Stored items
============================================================

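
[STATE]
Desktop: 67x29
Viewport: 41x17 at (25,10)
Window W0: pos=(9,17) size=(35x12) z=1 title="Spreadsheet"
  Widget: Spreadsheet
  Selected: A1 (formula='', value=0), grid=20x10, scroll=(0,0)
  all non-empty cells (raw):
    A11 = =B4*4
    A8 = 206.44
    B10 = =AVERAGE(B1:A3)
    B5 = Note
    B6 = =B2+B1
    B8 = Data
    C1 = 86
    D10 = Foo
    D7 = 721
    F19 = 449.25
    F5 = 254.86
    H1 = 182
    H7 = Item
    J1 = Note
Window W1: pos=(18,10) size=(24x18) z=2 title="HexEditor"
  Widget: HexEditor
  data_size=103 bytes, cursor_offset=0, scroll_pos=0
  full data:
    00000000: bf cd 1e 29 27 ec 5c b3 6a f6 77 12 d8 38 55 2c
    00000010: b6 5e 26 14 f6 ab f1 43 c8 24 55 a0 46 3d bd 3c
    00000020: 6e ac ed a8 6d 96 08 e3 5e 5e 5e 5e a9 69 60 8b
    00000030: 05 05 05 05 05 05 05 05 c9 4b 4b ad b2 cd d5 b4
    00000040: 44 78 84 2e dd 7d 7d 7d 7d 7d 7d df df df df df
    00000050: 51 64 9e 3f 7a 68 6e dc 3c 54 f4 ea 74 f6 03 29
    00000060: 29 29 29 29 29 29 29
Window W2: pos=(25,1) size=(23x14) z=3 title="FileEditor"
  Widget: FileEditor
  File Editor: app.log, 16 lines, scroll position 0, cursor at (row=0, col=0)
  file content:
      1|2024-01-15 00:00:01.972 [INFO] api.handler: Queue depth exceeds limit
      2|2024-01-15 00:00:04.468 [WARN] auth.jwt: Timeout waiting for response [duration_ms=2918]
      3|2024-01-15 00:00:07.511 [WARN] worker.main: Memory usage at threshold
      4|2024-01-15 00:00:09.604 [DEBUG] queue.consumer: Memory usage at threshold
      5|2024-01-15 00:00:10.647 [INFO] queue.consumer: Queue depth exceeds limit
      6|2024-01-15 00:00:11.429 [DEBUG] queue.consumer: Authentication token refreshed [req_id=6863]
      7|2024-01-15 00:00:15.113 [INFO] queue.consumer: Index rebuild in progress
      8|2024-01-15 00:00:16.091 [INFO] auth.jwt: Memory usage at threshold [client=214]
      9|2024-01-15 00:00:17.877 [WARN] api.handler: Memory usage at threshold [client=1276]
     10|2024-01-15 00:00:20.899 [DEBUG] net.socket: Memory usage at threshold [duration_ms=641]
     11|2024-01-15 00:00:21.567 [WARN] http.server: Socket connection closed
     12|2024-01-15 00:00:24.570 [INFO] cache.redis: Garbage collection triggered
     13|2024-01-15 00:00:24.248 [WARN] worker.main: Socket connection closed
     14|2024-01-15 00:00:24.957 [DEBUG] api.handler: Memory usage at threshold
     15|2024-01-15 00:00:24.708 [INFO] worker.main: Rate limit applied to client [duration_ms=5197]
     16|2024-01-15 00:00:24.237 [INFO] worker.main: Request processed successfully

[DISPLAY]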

============================================================

Problem — Lines holding the word "DEBUG" should be copied from the entries above.

Result of this task —
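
      4|2024-01-15 00:00:09.604 [DEBUG] queue.consumer: Memory usage at threshold
      6|2024-01-15 00:00:11.429 [DEBUG] queue.consumer: Authentication token refreshed [req_id=6863]
     10|2024-01-15 00:00:20.899 [DEBUG] net.socket: Memory usage at threshold [duration_ms=641]
     14|2024-01-15 00:00:24.957 [DEBUG] api.handler: Memory usage at threshold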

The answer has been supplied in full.